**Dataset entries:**
———
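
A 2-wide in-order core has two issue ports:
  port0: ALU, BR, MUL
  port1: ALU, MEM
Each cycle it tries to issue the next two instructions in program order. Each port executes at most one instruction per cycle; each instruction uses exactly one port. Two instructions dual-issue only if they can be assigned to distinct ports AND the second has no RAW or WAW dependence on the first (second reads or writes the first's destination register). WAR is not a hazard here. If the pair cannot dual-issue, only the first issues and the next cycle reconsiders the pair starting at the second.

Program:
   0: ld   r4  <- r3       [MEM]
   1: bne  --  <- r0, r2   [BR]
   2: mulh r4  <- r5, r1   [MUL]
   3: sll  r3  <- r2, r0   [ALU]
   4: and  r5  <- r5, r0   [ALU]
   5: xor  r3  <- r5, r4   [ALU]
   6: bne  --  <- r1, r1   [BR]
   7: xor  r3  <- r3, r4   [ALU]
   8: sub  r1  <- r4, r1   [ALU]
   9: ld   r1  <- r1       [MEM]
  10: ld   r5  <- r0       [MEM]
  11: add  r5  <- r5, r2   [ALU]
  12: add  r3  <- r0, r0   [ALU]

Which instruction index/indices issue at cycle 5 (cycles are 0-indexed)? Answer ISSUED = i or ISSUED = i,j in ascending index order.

  cy0 -> i0/i1 (ld bne) dual
  cy1 -> i2/i3 (mulh sll) dual
  cy2 -> i4 (and) RAW r5
  cy3 -> i5/i6 (xor bne) dual
  cy4 -> i7/i8 (xor sub) dual
  cy5 -> i9 (ld) no-port MEM/MEM
  cy6 -> i10 (ld) RAW+WAW r5
  cy7 -> i11/i12 (add add) dual

ISSUED = 9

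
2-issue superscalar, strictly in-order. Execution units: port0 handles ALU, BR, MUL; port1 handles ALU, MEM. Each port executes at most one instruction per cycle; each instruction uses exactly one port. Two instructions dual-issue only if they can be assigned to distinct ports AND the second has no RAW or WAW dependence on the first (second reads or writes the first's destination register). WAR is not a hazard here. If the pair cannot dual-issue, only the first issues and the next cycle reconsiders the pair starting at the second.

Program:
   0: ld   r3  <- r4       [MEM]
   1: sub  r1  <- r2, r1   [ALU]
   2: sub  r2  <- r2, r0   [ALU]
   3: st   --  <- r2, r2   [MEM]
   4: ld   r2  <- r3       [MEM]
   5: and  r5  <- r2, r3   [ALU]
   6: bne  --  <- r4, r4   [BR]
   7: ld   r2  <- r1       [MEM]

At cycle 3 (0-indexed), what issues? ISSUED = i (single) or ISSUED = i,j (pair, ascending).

[0] i0,i1  ld;sub  -- pair
[1] i2  sub  -- RAW r2
[2] i3  st  -- no-port MEM/MEM
[3] i4  ld  -- RAW r2
[4] i5,i6  and;bne  -- pair
[5] i7  ld  -- tail

ISSUED = 4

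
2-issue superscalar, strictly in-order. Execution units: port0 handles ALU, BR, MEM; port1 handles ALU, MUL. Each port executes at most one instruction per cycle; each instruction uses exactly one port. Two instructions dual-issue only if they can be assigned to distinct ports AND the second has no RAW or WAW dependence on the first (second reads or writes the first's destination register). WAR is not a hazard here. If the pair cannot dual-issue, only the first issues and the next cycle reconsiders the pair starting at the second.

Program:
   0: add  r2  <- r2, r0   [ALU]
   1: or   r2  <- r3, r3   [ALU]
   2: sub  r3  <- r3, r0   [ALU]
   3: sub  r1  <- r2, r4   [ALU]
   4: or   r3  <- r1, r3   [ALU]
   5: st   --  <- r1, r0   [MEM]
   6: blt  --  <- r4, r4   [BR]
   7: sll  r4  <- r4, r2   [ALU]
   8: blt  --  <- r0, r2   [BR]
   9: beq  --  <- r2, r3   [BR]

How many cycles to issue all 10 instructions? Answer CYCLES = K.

CYCLES = 7

  cy0 -> i0 (add) WAW r2
  cy1 -> i1,i2 (or+sub) 2-wide
  cy2 -> i3 (sub) RAW r1
  cy3 -> i4,i5 (or+st) 2-wide
  cy4 -> i6,i7 (blt+sll) 2-wide
  cy5 -> i8 (blt) no-port BR/BR
  cy6 -> i9 (beq) tail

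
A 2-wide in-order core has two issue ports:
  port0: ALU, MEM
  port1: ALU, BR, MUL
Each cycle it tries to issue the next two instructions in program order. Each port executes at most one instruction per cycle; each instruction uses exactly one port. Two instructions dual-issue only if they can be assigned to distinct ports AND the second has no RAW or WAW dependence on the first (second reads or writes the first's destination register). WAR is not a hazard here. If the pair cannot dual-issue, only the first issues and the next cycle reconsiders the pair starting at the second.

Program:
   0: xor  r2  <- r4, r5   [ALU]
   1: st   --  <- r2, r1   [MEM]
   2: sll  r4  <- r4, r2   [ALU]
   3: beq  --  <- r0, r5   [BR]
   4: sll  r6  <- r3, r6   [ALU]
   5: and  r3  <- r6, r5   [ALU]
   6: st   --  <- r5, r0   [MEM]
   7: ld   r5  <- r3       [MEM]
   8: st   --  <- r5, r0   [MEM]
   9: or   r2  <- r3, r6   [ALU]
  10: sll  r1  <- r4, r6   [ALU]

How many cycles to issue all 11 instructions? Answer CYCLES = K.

c0: i0 xor  RAW r2
c1: i1,i2 st;sll  dual
c2: i3,i4 beq;sll  dual
c3: i5,i6 and;st  dual
c4: i7 ld  no-port MEM/MEM
c5: i8,i9 st;or  dual
c6: i10 sll  tail

CYCLES = 7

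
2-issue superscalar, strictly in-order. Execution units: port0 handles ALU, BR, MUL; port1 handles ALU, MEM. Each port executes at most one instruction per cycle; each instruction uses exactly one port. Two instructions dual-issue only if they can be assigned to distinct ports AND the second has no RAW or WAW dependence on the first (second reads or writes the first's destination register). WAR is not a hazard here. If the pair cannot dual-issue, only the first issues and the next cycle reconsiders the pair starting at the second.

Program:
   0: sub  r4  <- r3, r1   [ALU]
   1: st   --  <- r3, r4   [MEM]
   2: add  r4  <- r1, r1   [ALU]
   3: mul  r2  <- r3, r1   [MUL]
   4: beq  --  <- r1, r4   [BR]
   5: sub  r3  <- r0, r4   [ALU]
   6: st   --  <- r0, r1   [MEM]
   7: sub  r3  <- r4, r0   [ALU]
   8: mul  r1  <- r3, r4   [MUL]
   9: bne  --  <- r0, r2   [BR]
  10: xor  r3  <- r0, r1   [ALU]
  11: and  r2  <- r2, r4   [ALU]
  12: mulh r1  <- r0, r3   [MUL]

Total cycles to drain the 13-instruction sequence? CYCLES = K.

t=0 i0:sub ; RAW r4
t=1 i1/i2:st/add ; pair
t=2 i3:mul ; no-port MUL/BR
t=3 i4/i5:beq/sub ; pair
t=4 i6/i7:st/sub ; pair
t=5 i8:mul ; no-port MUL/BR
t=6 i9/i10:bne/xor ; pair
t=7 i11/i12:and/mulh ; pair

CYCLES = 8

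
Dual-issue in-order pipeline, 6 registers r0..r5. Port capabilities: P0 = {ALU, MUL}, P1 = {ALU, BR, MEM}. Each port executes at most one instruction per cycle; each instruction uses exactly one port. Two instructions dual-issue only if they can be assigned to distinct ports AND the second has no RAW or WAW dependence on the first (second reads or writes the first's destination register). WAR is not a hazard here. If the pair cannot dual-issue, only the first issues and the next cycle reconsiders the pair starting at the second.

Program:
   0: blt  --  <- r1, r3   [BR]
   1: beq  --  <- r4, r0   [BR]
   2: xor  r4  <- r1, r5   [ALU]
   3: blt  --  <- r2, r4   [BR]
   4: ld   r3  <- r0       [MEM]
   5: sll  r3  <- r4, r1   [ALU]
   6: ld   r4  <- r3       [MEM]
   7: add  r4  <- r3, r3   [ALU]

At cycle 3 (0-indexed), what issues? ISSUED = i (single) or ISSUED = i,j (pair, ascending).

ISSUED = 4

#0 head=0: blt.BR i0 no-port BR/BR
#1 head=1: beq.BR;xor.ALU i1&i2 dual
#2 head=3: blt.BR i3 no-port BR/MEM
#3 head=4: ld.MEM i4 WAW r3
#4 head=5: sll.ALU i5 RAW r3
#5 head=6: ld.MEM i6 WAW r4
#6 head=7: add.ALU i7 tail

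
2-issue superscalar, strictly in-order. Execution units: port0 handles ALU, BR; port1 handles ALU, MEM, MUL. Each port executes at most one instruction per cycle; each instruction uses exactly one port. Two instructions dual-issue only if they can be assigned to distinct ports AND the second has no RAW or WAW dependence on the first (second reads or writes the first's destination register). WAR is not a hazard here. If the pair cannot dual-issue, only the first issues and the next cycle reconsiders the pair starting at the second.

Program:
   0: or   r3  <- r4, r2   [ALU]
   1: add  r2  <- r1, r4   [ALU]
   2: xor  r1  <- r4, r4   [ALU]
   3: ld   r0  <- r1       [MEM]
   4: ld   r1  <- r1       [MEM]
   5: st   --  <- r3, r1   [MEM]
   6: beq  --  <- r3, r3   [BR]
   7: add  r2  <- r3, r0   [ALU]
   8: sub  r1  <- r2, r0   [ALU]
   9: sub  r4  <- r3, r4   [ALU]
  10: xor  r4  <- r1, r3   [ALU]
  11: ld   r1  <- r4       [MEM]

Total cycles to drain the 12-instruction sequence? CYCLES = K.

CYCLES = 9

t=0 i0+i1:or+add ; 2-wide
t=1 i2:xor ; RAW r1
t=2 i3:ld ; no-port MEM/MEM
t=3 i4:ld ; no-port MEM/MEM
t=4 i5+i6:st+beq ; 2-wide
t=5 i7:add ; RAW r2
t=6 i8+i9:sub+sub ; 2-wide
t=7 i10:xor ; RAW r4
t=8 i11:ld ; tail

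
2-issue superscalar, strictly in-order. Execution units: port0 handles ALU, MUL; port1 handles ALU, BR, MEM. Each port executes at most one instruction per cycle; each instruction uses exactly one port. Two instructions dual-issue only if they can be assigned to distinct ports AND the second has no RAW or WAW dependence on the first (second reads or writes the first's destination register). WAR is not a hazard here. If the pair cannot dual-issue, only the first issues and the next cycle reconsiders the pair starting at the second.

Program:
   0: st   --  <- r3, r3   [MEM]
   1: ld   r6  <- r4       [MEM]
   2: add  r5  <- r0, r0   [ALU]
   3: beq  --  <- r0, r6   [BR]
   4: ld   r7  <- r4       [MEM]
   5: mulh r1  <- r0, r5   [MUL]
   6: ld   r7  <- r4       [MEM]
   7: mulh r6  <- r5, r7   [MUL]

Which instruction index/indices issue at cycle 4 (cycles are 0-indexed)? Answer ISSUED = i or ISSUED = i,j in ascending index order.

[0] i0  st  -- no-port MEM/MEM
[1] i1+i2  ld+add  -- dual
[2] i3  beq  -- no-port BR/MEM
[3] i4+i5  ld+mulh  -- dual
[4] i6  ld  -- RAW r7
[5] i7  mulh  -- tail

ISSUED = 6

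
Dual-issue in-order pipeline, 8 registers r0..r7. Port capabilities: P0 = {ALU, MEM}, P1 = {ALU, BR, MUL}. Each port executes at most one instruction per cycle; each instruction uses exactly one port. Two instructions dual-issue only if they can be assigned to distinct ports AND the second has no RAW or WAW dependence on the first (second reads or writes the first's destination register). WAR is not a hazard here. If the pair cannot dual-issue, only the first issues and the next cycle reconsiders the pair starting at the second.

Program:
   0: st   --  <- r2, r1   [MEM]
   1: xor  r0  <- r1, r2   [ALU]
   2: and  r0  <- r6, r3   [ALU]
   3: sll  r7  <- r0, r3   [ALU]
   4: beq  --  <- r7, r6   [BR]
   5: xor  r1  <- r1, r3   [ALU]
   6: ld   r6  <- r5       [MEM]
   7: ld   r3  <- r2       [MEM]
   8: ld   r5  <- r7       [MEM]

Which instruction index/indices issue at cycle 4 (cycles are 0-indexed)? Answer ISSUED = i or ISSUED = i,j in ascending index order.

ISSUED = 6

[0] i0,i1  st+xor  -- pair
[1] i2  and  -- RAW r0
[2] i3  sll  -- RAW r7
[3] i4,i5  beq+xor  -- pair
[4] i6  ld  -- no-port MEM/MEM
[5] i7  ld  -- no-port MEM/MEM
[6] i8  ld  -- tail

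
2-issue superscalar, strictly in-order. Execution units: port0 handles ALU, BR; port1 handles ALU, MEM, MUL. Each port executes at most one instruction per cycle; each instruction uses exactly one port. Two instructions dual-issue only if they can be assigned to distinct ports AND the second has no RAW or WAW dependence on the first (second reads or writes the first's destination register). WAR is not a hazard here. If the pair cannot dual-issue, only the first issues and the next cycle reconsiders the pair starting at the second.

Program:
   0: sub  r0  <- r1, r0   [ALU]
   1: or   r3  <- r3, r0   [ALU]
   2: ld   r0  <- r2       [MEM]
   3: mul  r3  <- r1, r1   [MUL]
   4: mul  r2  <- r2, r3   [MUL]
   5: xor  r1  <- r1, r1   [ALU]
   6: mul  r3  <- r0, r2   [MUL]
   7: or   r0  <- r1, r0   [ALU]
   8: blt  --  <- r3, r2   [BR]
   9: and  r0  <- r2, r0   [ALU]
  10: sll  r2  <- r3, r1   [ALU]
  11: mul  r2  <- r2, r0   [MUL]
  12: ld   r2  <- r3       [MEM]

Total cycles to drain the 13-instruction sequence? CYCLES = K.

CYCLES = 9

[0] i0  sub.ALU  -- RAW r0
[1] i1+i2  or.ALU/ld.MEM  -- pair
[2] i3  mul.MUL  -- no-port MUL/MUL
[3] i4+i5  mul.MUL/xor.ALU  -- pair
[4] i6+i7  mul.MUL/or.ALU  -- pair
[5] i8+i9  blt.BR/and.ALU  -- pair
[6] i10  sll.ALU  -- RAW+WAW r2
[7] i11  mul.MUL  -- no-port MUL/MEM
[8] i12  ld.MEM  -- tail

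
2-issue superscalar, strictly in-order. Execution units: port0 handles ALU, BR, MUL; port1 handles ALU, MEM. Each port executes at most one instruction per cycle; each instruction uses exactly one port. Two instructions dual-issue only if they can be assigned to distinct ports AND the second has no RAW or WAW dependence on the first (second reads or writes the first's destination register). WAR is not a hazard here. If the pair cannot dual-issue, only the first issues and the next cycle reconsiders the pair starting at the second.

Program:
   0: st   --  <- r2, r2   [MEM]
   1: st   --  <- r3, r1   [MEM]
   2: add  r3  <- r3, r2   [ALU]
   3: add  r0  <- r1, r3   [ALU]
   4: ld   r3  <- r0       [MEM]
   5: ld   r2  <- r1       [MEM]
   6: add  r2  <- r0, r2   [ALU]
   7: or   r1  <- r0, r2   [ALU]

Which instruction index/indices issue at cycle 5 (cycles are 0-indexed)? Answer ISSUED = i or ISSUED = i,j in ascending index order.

[0] i0  st  -- no-port MEM/MEM
[1] i1,i2  st/add  -- dual
[2] i3  add  -- RAW r0
[3] i4  ld  -- no-port MEM/MEM
[4] i5  ld  -- RAW+WAW r2
[5] i6  add  -- RAW r2
[6] i7  or  -- tail

ISSUED = 6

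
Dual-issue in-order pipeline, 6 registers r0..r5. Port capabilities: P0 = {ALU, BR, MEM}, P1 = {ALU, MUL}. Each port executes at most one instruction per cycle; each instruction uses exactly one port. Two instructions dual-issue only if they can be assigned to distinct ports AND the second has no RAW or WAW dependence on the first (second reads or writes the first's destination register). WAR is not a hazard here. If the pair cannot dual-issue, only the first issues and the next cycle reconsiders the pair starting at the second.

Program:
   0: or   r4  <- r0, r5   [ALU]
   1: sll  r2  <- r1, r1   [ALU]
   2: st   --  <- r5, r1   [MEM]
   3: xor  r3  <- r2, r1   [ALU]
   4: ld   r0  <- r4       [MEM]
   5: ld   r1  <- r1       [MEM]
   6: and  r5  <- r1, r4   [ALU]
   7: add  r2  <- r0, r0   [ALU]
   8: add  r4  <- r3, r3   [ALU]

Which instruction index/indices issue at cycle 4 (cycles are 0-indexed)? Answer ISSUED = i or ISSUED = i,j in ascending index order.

ISSUED = 6,7

  cy0 -> i0/i1 (or.ALU/sll.ALU) pair
  cy1 -> i2/i3 (st.MEM/xor.ALU) pair
  cy2 -> i4 (ld.MEM) no-port MEM/MEM
  cy3 -> i5 (ld.MEM) RAW r1
  cy4 -> i6/i7 (and.ALU/add.ALU) pair
  cy5 -> i8 (add.ALU) tail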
———
**WORK ITEM:**
Return only the number of lines above in which the string "pipeline" occurs.

**EXERCISE SOLUTION:**
3